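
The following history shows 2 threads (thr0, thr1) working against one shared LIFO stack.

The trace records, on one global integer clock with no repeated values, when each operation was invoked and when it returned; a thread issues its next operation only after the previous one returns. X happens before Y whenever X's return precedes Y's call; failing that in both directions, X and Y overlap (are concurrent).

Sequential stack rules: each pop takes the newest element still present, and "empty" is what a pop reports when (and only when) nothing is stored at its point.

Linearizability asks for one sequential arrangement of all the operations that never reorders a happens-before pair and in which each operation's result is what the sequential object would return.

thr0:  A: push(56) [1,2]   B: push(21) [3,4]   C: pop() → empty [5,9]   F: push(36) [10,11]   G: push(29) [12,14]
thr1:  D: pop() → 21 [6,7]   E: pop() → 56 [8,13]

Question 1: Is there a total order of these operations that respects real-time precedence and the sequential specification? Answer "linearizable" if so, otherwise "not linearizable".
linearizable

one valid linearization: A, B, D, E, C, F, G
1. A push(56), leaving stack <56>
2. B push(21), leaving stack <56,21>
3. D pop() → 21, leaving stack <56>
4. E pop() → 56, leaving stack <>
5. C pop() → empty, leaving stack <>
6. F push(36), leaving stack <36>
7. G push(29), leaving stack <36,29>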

---

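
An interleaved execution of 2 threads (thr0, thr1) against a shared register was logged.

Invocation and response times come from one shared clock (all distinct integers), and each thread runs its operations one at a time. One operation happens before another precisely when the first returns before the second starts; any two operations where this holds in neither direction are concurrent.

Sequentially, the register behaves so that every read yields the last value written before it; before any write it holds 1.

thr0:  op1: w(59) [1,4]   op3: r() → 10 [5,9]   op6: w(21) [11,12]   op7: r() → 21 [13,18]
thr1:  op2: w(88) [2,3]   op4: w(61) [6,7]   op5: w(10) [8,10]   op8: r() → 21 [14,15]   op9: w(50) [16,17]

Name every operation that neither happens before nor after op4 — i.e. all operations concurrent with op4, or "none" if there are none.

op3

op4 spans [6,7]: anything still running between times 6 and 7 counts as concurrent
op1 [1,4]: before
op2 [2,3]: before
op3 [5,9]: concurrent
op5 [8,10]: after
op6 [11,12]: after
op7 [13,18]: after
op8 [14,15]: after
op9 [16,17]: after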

Assignment: Select and copy every line of the material that holds the string "what".

Answer for the task:
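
Sequential stack rules: each pop takes the newest element still present, and "empty" is what a pop reports when (and only when) nothing is stored at its point.
Linearizability asks for one sequential arrangement of all the operations that never reorders a happens-before pair and in which each operation's result is what the sequential object would return.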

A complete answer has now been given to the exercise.